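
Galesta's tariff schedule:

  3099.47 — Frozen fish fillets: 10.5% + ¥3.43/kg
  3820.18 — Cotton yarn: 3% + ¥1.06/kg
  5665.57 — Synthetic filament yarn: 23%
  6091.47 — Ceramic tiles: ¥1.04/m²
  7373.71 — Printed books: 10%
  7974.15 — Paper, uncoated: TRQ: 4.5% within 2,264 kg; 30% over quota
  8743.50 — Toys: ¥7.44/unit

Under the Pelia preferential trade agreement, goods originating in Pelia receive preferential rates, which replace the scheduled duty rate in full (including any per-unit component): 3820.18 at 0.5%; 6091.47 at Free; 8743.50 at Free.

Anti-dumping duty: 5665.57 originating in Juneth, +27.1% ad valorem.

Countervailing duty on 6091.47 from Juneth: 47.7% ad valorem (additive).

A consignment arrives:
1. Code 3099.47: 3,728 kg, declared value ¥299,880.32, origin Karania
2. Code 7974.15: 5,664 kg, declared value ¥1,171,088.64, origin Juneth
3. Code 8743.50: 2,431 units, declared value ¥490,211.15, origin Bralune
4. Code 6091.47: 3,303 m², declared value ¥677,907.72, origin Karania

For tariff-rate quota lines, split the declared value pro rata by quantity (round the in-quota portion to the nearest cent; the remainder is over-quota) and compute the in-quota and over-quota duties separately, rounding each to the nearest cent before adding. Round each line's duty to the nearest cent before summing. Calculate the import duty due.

Line 1 (3099.47, Karania, 3,728 kg, ¥299,880.32):
Base rate for 3099.47 is 10.5% + ¥3.43/kg.
Duty = ¥299,880.32 × 10.5% + 3,728 × ¥3.43 = ¥44,274.47.
Line 2 (7974.15, Juneth, 5,664 kg, ¥1,171,088.64):
Code 7974.15 is under a tariff-rate quota (threshold 2,264 kg). In-quota: 2,264 kg at 4.5%; over-quota: 3,400 kg at 30%.
Pro-rata value split: in-quota = ¥1,171,088.64 × 2,264/5,664 = ¥468,104.64; over-quota = ¥1,171,088.64 − ¥468,104.64 = ¥702,984.00.
In-quota duty = ¥468,104.64 × 4.5% = ¥21,064.71. Over-quota duty = ¥702,984.00 × 30% = ¥210,895.20.
Line duty = ¥21,064.71 + ¥210,895.20 = ¥231,959.91.
Line 3 (8743.50, Bralune, 2,431 units, ¥490,211.15):
Base rate for 8743.50 is ¥7.44/unit.
8743.50 has an FTA preferential rate, but origin Bralune is not Pelia; base rate stands.
Duty = 2,431 × ¥7.44 = ¥18,086.64.
Line 4 (6091.47, Karania, 3,303 m², ¥677,907.72):
Base rate for 6091.47 is ¥1.04/m².
6091.47 has an FTA preferential rate, but origin Karania is not Pelia; base rate stands.
The additional-duty order on 6091.47 targets Juneth, not Karania; it does not apply.
Duty = 3,303 × ¥1.04 = ¥3,435.12.
Total = ¥44,274.47 + ¥231,959.91 + ¥18,086.64 + ¥3,435.12 = ¥297,756.14.

¥297,756.14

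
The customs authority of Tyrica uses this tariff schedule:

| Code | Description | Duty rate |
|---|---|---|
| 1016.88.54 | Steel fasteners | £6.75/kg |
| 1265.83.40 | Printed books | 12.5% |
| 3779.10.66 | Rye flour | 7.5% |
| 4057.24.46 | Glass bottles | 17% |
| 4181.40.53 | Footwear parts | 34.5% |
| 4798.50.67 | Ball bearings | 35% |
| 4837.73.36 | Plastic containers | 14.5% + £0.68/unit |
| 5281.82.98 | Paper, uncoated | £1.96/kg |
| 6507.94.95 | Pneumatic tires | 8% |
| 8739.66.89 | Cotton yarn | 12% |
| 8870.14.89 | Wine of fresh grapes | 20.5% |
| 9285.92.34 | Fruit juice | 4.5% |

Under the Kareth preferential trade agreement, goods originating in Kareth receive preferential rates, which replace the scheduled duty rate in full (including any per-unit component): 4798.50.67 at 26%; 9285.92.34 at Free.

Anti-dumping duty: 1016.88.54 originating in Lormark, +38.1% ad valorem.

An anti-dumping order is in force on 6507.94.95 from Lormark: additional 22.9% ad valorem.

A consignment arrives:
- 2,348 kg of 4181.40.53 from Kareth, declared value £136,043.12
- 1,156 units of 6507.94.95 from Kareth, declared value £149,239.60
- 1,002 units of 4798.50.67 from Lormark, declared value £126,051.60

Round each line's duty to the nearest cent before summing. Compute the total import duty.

£102,992.11

Line 1 (4181.40.53, Kareth, 2,348 kg, £136,043.12):
Base rate for 4181.40.53 is 34.5%.
Origin Kareth is the FTA partner but 4181.40.53 is not on the preference list; base rate stands.
Duty = £136,043.12 × 34.5% = £46,934.88.
Line 2 (6507.94.95, Kareth, 1,156 units, £149,239.60):
Base rate for 6507.94.95 is 8%.
Origin Kareth is the FTA partner but 6507.94.95 is not on the preference list; base rate stands.
The additional-duty order on 6507.94.95 targets Lormark, not Kareth; it does not apply.
Duty = £149,239.60 × 8% = £11,939.17.
Line 3 (4798.50.67, Lormark, 1,002 units, £126,051.60):
Base rate for 4798.50.67 is 35%.
4798.50.67 has an FTA preferential rate, but origin Lormark is not Kareth; base rate stands.
Duty = £126,051.60 × 35% = £44,118.06.
Total = £46,934.88 + £11,939.17 + £44,118.06 = £102,992.11.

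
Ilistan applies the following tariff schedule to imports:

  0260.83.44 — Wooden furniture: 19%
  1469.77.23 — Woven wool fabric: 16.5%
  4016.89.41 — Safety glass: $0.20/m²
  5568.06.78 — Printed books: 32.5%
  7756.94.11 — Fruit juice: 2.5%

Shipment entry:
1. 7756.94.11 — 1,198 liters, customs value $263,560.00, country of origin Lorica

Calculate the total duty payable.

$6,589.00

Line 1 (7756.94.11, Lorica, 1,198 liters, $263,560.00):
Base rate for 7756.94.11 is 2.5%.
Duty = $263,560.00 × 2.5% = $6,589.00.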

§ §

The entire listing is to be retyped exactly.

RESPONSE BELOW
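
Galesta's tariff schedule:

  3099.47 — Frozen fish fillets: 10.5% + ¥3.43/kg
  3820.18 — Cotton yarn: 3% + ¥1.06/kg
  5665.57 — Synthetic filament yarn: 23%
  6091.47 — Ceramic tiles: ¥1.04/m²
  7373.71 — Printed books: 10%
  7974.15 — Paper, uncoated: TRQ: 4.5% within 2,264 kg; 30% over quota
  8743.50 — Toys: ¥7.44/unit

Under the Pelia preferential trade agreement, goods originating in Pelia receive preferential rates, which replace the scheduled duty rate in full (including any per-unit component): 3820.18 at 0.5%; 6091.47 at Free; 8743.50 at Free.

Anti-dumping duty: 5665.57 originating in Juneth, +27.1% ad valorem.

Countervailing duty on 6091.47 from Juneth: 47.7% ad valorem (additive).

A consignment arrives:
1. Code 3099.47: 3,728 kg, declared value ¥299,880.32, origin Karania
2. Code 7974.15: 5,664 kg, declared value ¥1,171,088.64, origin Juneth
3. Code 8743.50: 2,431 units, declared value ¥490,211.15, origin Bralune
4. Code 6091.47: 3,303 m², declared value ¥677,907.72, origin Karania

For tariff-rate quota lines, split the declared value pro rata by quantity (round the in-quota portion to the nearest cent; the remainder is over-quota) and compute the in-quota and over-quota duties separately, rounding each to the nearest cent before adding. Round each line's duty to the nearest cent before summing. Calculate the import duty due.

Line 1 (3099.47, Karania, 3,728 kg, ¥299,880.32):
Base rate for 3099.47 is 10.5% + ¥3.43/kg.
Duty = ¥299,880.32 × 10.5% + 3,728 × ¥3.43 = ¥44,274.47.
Line 2 (7974.15, Juneth, 5,664 kg, ¥1,171,088.64):
Code 7974.15 is under a tariff-rate quota (threshold 2,264 kg). In-quota: 2,264 kg at 4.5%; over-quota: 3,400 kg at 30%.
Pro-rata value split: in-quota = ¥1,171,088.64 × 2,264/5,664 = ¥468,104.64; over-quota = ¥1,171,088.64 − ¥468,104.64 = ¥702,984.00.
In-quota duty = ¥468,104.64 × 4.5% = ¥21,064.71. Over-quota duty = ¥702,984.00 × 30% = ¥210,895.20.
Line duty = ¥21,064.71 + ¥210,895.20 = ¥231,959.91.
Line 3 (8743.50, Bralune, 2,431 units, ¥490,211.15):
Base rate for 8743.50 is ¥7.44/unit.
8743.50 has an FTA preferential rate, but origin Bralune is not Pelia; base rate stands.
Duty = 2,431 × ¥7.44 = ¥18,086.64.
Line 4 (6091.47, Karania, 3,303 m², ¥677,907.72):
Base rate for 6091.47 is ¥1.04/m².
6091.47 has an FTA preferential rate, but origin Karania is not Pelia; base rate stands.
The additional-duty order on 6091.47 targets Juneth, not Karania; it does not apply.
Duty = 3,303 × ¥1.04 = ¥3,435.12.
Total = ¥44,274.47 + ¥231,959.91 + ¥18,086.64 + ¥3,435.12 = ¥297,756.14.

¥297,756.14

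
The customs authority of Tyrica uses this tariff schedule:

| Code | Description | Duty rate |
|---|---|---|
| 1016.88.54 | Steel fasteners | £6.75/kg |
| 1265.83.40 | Printed books | 12.5% |
| 3779.10.66 | Rye flour | 7.5% |
| 4057.24.46 | Glass bottles | 17% |
| 4181.40.53 | Footwear parts | 34.5% |
| 4798.50.67 | Ball bearings | 35% |
| 4837.73.36 | Plastic containers | 14.5% + £0.68/unit |
| 5281.82.98 | Paper, uncoated | £1.96/kg |
| 6507.94.95 | Pneumatic tires | 8% |
| 8739.66.89 | Cotton yarn | 12% |
| 8870.14.89 | Wine of fresh grapes | 20.5% |
| 9285.92.34 | Fruit juice | 4.5% |

Under the Kareth preferential trade agreement, goods originating in Kareth receive preferential rates, which replace the scheduled duty rate in full (including any per-unit component): 4798.50.67 at 26%; 9285.92.34 at Free.

Anti-dumping duty: 1016.88.54 originating in Lormark, +38.1% ad valorem.

An anti-dumping order is in force on 6507.94.95 from Lormark: additional 22.9% ad valorem.

A consignment arrives:
- 2,348 kg of 4181.40.53 from Kareth, declared value £136,043.12
- 1,156 units of 6507.94.95 from Kareth, declared value £149,239.60
- 1,002 units of 4798.50.67 from Lormark, declared value £126,051.60

Round each line's duty to the nearest cent before summing. Compute the total import duty.

£102,992.11

Line 1 (4181.40.53, Kareth, 2,348 kg, £136,043.12):
Base rate for 4181.40.53 is 34.5%.
Origin Kareth is the FTA partner but 4181.40.53 is not on the preference list; base rate stands.
Duty = £136,043.12 × 34.5% = £46,934.88.
Line 2 (6507.94.95, Kareth, 1,156 units, £149,239.60):
Base rate for 6507.94.95 is 8%.
Origin Kareth is the FTA partner but 6507.94.95 is not on the preference list; base rate stands.
The additional-duty order on 6507.94.95 targets Lormark, not Kareth; it does not apply.
Duty = £149,239.60 × 8% = £11,939.17.
Line 3 (4798.50.67, Lormark, 1,002 units, £126,051.60):
Base rate for 4798.50.67 is 35%.
4798.50.67 has an FTA preferential rate, but origin Lormark is not Kareth; base rate stands.
Duty = £126,051.60 × 35% = £44,118.06.
Total = £46,934.88 + £11,939.17 + £44,118.06 = £102,992.11.

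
Ilistan applies the following tariff schedule to imports:

  0260.83.44 — Wooden furniture: 19%
  1469.77.23 — Woven wool fabric: 16.5%
  4016.89.41 — Safety glass: $0.20/m²
  5568.06.78 — Printed books: 32.5%
  7756.94.11 — Fruit juice: 2.5%

Shipment entry:
1. 7756.94.11 — 1,198 liters, customs value $263,560.00, country of origin Lorica

Calculate the total duty payable.

$6,589.00

Line 1 (7756.94.11, Lorica, 1,198 liters, $263,560.00):
Base rate for 7756.94.11 is 2.5%.
Duty = $263,560.00 × 2.5% = $6,589.00.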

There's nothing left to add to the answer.